**Brief**: Work out the number of lines with the word "total" in the material below, then reply with that number only.

**Information supplied**:
○ ○ ○ ○

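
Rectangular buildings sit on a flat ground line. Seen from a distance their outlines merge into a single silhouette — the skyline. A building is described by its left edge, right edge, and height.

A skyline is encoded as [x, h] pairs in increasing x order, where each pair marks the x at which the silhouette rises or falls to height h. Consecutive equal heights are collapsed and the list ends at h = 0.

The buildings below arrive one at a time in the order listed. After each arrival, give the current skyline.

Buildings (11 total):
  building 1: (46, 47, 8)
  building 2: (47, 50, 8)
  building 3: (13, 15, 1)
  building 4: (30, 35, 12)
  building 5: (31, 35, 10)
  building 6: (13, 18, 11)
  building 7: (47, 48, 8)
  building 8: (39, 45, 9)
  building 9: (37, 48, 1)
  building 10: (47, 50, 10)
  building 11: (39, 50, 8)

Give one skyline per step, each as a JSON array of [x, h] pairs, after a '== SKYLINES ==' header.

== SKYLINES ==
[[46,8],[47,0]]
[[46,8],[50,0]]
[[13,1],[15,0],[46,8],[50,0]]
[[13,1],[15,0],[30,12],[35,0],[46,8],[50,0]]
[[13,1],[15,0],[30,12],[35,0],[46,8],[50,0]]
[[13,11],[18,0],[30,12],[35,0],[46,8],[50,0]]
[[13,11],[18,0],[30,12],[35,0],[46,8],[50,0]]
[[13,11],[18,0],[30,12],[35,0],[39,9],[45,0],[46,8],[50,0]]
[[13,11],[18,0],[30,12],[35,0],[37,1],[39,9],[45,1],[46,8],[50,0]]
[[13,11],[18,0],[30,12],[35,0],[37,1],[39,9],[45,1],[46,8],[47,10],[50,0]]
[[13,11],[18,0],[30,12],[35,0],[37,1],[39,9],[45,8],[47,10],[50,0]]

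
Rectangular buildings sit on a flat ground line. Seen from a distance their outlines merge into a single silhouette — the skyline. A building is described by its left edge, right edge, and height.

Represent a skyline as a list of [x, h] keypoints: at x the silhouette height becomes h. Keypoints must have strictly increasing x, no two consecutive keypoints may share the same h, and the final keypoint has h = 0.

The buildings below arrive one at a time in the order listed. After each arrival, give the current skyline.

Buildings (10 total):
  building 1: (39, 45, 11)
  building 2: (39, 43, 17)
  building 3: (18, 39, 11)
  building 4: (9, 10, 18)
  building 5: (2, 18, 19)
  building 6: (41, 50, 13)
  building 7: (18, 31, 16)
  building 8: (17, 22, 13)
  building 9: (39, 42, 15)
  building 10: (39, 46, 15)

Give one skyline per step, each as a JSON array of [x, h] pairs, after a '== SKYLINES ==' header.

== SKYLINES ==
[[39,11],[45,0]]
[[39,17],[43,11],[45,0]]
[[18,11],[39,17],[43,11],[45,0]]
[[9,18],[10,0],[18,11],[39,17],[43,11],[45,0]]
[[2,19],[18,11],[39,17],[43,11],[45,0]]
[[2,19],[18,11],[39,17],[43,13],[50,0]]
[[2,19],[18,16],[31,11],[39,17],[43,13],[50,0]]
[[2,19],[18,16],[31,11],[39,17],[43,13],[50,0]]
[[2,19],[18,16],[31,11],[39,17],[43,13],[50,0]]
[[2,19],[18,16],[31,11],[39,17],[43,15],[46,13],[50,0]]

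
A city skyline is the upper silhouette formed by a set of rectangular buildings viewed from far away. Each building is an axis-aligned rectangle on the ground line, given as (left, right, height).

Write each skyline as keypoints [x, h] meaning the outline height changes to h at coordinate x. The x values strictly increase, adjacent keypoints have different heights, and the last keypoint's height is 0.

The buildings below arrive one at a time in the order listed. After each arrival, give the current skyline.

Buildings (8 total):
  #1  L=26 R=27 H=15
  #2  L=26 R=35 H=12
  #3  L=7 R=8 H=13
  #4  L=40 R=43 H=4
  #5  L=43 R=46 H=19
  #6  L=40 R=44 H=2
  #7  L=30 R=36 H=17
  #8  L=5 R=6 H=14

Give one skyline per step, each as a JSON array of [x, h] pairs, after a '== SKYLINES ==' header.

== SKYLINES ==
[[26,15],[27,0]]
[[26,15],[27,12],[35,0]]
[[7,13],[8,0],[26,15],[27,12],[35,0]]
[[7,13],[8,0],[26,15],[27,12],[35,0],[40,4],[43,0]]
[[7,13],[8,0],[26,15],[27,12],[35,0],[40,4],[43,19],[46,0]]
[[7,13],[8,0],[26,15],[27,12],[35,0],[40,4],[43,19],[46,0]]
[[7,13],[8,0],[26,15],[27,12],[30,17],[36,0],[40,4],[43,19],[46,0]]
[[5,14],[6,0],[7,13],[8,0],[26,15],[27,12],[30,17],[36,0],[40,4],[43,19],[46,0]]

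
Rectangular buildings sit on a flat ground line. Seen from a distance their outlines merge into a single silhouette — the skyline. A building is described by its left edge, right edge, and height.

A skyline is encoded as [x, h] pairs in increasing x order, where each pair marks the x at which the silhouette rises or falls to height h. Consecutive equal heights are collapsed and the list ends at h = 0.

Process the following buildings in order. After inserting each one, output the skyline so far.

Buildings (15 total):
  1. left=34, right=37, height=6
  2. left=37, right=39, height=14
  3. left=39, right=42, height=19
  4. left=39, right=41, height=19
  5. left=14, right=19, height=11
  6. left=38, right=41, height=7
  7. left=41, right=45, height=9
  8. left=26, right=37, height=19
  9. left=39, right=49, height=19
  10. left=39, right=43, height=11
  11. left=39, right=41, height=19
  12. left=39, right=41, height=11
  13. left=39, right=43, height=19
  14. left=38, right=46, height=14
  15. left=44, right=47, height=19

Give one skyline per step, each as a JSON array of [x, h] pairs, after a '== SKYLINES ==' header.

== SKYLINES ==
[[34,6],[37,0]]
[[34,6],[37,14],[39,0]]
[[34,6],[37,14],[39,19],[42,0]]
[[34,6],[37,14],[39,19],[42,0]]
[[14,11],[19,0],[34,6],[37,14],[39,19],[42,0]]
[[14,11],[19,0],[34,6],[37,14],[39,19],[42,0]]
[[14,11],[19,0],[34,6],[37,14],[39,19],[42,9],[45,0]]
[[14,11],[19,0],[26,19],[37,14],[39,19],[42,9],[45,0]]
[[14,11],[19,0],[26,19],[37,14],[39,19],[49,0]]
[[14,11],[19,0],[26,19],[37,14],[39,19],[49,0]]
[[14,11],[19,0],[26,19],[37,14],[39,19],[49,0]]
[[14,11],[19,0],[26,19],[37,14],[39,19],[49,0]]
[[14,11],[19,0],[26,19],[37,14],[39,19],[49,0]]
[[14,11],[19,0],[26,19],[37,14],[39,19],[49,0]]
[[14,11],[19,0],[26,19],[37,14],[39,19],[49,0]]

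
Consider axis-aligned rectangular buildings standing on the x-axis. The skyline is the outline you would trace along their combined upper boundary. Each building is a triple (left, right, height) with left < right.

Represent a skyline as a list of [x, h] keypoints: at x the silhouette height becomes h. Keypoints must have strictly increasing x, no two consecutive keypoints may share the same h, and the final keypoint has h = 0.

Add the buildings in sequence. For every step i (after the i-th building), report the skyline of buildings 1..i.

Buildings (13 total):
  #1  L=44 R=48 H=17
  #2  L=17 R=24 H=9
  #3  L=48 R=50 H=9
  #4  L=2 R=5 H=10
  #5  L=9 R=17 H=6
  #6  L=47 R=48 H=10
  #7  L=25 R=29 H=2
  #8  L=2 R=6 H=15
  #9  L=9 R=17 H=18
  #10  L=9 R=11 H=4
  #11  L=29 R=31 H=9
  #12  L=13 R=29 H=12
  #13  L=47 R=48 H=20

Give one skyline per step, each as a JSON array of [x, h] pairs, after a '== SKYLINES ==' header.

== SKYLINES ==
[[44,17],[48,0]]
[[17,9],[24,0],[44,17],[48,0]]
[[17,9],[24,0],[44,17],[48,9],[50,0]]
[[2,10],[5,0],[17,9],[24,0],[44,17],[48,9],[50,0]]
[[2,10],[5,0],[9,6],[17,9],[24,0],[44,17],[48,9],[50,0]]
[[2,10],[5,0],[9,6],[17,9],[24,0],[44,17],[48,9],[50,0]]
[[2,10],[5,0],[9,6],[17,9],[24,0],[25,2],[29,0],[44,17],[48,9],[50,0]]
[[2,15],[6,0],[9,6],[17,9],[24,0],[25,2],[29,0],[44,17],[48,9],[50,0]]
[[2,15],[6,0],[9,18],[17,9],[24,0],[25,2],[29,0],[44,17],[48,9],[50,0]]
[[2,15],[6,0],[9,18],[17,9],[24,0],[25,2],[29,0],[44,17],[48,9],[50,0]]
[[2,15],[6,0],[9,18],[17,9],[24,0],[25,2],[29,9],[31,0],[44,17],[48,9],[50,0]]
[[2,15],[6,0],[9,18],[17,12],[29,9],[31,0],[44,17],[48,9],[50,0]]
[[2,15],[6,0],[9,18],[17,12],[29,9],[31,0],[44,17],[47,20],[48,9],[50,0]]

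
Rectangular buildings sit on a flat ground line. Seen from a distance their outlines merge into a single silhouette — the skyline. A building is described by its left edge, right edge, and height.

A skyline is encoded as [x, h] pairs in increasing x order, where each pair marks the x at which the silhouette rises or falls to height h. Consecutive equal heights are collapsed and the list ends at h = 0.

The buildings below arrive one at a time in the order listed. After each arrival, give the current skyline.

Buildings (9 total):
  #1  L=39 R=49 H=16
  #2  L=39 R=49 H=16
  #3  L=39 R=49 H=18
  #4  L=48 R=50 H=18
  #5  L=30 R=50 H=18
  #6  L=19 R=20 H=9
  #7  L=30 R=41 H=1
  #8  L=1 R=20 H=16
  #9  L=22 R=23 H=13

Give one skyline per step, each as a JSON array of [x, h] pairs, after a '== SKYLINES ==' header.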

○ ○ ○ ○

**Response**: 6